- AIM OF THE TASK: Quote, word for word, every line starting at the line that contains "Let A = [[3, 3], [-3, -2]]" and ending with the last line of the records; include both of these lines and no others.
*** EXERCISE INPUTS ***
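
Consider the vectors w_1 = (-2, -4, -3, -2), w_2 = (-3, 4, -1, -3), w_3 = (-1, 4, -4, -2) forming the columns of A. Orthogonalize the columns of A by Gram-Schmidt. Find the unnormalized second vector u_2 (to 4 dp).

w_1 = (-2, -4, -3, -2); ‖w_1‖ = 5.7446, so e_1 = (-0.3482, -0.6963, -0.5222, -0.3482).
e_1·w_2 = (-0.3482)·(-3) + (-0.6963)·4 + (-0.5222)·(-1) + (-0.3482)·(-3) = -0.1741.
u_2 = w_2 + 0.1741·e_1 = (-3.0606, 3.8788, -1.0909, -3.0606).

u_2 = (-3.0606, 3.8788, -1.0909, -3.0606)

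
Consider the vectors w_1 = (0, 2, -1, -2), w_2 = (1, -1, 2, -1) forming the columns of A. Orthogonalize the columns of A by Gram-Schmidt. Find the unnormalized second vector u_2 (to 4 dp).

u_2 = (1.0000, -0.5556, 1.7778, -1.4444)

w_1 = (0, 2, -1, -2); ‖w_1‖ = 3.0000, so q_1 = (0.0000, 0.6667, -0.3333, -0.6667).
q_1·w_2 = 0.0000·1 + 0.6667·(-1) + (-0.3333)·2 + (-0.6667)·(-1) = -0.6667.
u_2 = w_2 + 0.6667·q_1 = (1.0000, -0.5556, 1.7778, -1.4444).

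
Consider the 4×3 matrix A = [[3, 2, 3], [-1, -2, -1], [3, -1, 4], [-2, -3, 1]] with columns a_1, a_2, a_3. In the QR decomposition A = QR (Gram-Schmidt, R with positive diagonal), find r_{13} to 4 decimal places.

r_{13} = 4.1703

a_1 = (3, -1, 3, -2); ‖a_1‖ = 4.7958, so q_1 = (0.6255, -0.2085, 0.6255, -0.4170).
r_{13} = q_1·a_3 = 4.1703.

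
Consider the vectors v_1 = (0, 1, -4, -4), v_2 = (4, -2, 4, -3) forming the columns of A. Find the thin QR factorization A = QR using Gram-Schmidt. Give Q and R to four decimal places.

Q = [[0.0000, 0.6036], [0.1741, -0.2744], [-0.6963, 0.4939], [-0.6963, -0.5625]], R = [[5.7446, -1.0445], [0.0000, 6.6264]]

e_1 = v_1/‖v_1‖ = (0, 1, -4, -4)/5.7446 = (0.0000, 0.1741, -0.6963, -0.6963).
r_{12} = e_1·v_2 = -1.0445.
u_2 = v_2 + 1.0445·e_1 = (4.0000, -1.8182, 3.2727, -3.7273).
‖u_2‖ = 6.6264, so e_2 = (0.6036, -0.2744, 0.4939, -0.5625).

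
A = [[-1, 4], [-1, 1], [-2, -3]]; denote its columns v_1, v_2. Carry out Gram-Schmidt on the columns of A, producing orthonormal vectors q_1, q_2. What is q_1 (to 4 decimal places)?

v_1 = (-1, -1, -2); ‖v_1‖ = 2.4495, so q_1 = (-0.4082, -0.4082, -0.8165).

q_1 = (-0.4082, -0.4082, -0.8165)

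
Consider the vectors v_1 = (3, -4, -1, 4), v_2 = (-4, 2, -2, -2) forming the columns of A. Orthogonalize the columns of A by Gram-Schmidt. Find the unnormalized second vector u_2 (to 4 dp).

v_1 = (3, -4, -1, 4); ‖v_1‖ = 6.4807, so q_1 = (0.4629, -0.6172, -0.1543, 0.6172).
q_1·v_2 = 0.4629·(-4) + (-0.6172)·2 + (-0.1543)·(-2) + 0.6172·(-2) = -4.0119.
u_2 = v_2 + 4.0119·q_1 = (-2.1429, -0.4762, -2.6190, 0.4762).

u_2 = (-2.1429, -0.4762, -2.6190, 0.4762)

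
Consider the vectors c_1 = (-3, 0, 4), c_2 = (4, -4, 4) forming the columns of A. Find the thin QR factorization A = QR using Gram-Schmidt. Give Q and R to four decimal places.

Q = [[-0.6000, 0.6510], [0.0000, -0.5812], [0.8000, 0.4882]], R = [[5.0000, 0.8000], [0.0000, 6.8819]]

c_1 = (-3, 0, 4); ‖c_1‖ = 5.0000, so e_1 = (-0.6000, 0.0000, 0.8000).
e_1·c_2 = (-0.6000)·4 + 0.0000·(-4) + 0.8000·4 = 0.8000.
u_2 = c_2 − 0.8000·e_1 = (4.4800, -4.0000, 3.3600).
‖u_2‖ = 6.8819, so e_2 = (0.6510, -0.5812, 0.4882).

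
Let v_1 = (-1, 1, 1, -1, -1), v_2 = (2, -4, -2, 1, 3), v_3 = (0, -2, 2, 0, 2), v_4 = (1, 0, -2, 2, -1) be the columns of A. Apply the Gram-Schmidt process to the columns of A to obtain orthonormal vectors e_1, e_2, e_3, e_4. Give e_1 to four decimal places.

e_1 = (-0.4472, 0.4472, 0.4472, -0.4472, -0.4472)

e_1 = v_1/‖v_1‖ = (-1, 1, 1, -1, -1)/2.2361 = (-0.4472, 0.4472, 0.4472, -0.4472, -0.4472).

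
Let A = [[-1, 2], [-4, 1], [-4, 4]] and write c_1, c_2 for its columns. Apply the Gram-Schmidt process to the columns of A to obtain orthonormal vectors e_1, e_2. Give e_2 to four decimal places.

e_2 = (0.5298, -0.6623, 0.5298)

e_1 = c_1/‖c_1‖ = (-1, -4, -4)/5.7446 = (-0.1741, -0.6963, -0.6963).
r_{12} = e_1·c_2 = -3.8297.
u_2 = c_2 + 3.8297·e_1 = (1.3333, -1.6667, 1.3333).
‖u_2‖ = 2.5166, so e_2 = (0.5298, -0.6623, 0.5298).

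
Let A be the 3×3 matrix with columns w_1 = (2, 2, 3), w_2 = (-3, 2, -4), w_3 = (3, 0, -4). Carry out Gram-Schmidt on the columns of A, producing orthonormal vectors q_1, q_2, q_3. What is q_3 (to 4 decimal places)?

q_1 = w_1/‖w_1‖ = (2, 2, 3)/4.1231 = (0.4851, 0.4851, 0.7276).
r_{12} = q_1·w_2 = -3.3955.
u_2 = w_2 + 3.3955·q_1 = (-1.3529, 3.6471, -1.5294).
‖u_2‖ = 4.1798, so q_2 = (-0.3237, 0.8725, -0.3659).
r_{13} = q_1·w_3 = -1.4552; r_{23} = q_2·w_3 = 0.4926.
u_3 = w_3 + 1.4552·q_1 − 0.4926·q_2 = (3.8653, 0.2761, -2.7609).
‖u_3‖ = 4.7581, so q_3 = (0.8124, 0.0580, -0.5803).

q_3 = (0.8124, 0.0580, -0.5803)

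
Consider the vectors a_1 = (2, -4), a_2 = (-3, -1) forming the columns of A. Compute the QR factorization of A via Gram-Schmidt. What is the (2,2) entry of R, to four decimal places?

r_{22} = 3.1305

a_1 = (2, -4); ‖a_1‖ = 4.4721, so q_1 = (0.4472, -0.8944).
q_1·a_2 = 0.4472·(-3) + (-0.8944)·(-1) = -0.4472.
u_2 = a_2 + 0.4472·q_1 = (-2.8000, -1.4000).
r_{22} = ‖u_2‖ = 3.1305.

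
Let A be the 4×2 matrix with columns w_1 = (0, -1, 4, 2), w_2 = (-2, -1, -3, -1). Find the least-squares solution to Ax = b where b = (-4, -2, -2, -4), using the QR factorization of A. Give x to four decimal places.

w_1 = (0, -1, 4, 2); ‖w_1‖ = 4.5826, so e_1 = (0.0000, -0.2182, 0.8729, 0.4364).
e_1·w_2 = 0.0000·(-2) + (-0.2182)·(-1) + 0.8729·(-3) + 0.4364·(-1) = -2.8368.
u_2 = w_2 + 2.8368·e_1 = (-2.0000, -1.6190, -0.5238, 0.2381).
‖u_2‖ = 2.6367, so e_2 = (-0.7585, -0.6140, -0.1987, 0.0903).
Qᵀb = (-3.0551, 4.2982).
Back-substitute: x_2 = 4.2982/2.6367 = 1.6301.
x_1 = (-3.0551 + 2.8368·1.6301)/4.5826 = 0.3425.

x = (0.3425, 1.6301)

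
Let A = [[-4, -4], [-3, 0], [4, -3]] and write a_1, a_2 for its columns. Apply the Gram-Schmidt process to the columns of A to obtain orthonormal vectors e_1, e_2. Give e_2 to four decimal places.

a_1 = (-4, -3, 4); ‖a_1‖ = 6.4031, so e_1 = (-0.6247, -0.4685, 0.6247).
e_1·a_2 = (-0.6247)·(-4) + (-0.4685)·0 + 0.6247·(-3) = 0.6247.
u_2 = a_2 − 0.6247·e_1 = (-3.6098, 0.2927, -3.3902).
‖u_2‖ = 4.9608, so e_2 = (-0.7277, 0.0590, -0.6834).

e_2 = (-0.7277, 0.0590, -0.6834)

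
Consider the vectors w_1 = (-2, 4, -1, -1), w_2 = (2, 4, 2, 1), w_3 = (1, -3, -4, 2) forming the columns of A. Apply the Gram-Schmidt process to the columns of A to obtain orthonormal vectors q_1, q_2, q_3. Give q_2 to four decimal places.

w_1 = (-2, 4, -1, -1); ‖w_1‖ = 4.6904, so q_1 = (-0.4264, 0.8528, -0.2132, -0.2132).
q_1·w_2 = (-0.4264)·2 + 0.8528·4 + (-0.2132)·2 + (-0.2132)·1 = 1.9188.
u_2 = w_2 − 1.9188·q_1 = (2.8182, 2.3636, 2.4091, 1.4091).
‖u_2‖ = 4.6172, so q_2 = (0.6104, 0.5119, 0.5218, 0.3052).

q_2 = (0.6104, 0.5119, 0.5218, 0.3052)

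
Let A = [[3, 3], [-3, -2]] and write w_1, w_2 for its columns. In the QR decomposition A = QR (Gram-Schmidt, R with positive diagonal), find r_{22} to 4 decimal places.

e_1 = w_1/‖w_1‖ = (3, -3)/4.2426 = (0.7071, -0.7071).
r_{12} = e_1·w_2 = 3.5355.
u_2 = w_2 − 3.5355·e_1 = (0.5000, 0.5000).
r_{22} = ‖u_2‖ = 0.7071.

r_{22} = 0.7071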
***
- ANSWER FOR THIS EXERCISE:
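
Let A = [[3, 3], [-3, -2]] and write w_1, w_2 for its columns. In the QR decomposition A = QR (Gram-Schmidt, R with positive diagonal), find r_{22} to 4 decimal places.

e_1 = w_1/‖w_1‖ = (3, -3)/4.2426 = (0.7071, -0.7071).
r_{12} = e_1·w_2 = 3.5355.
u_2 = w_2 − 3.5355·e_1 = (0.5000, 0.5000).
r_{22} = ‖u_2‖ = 0.7071.

r_{22} = 0.7071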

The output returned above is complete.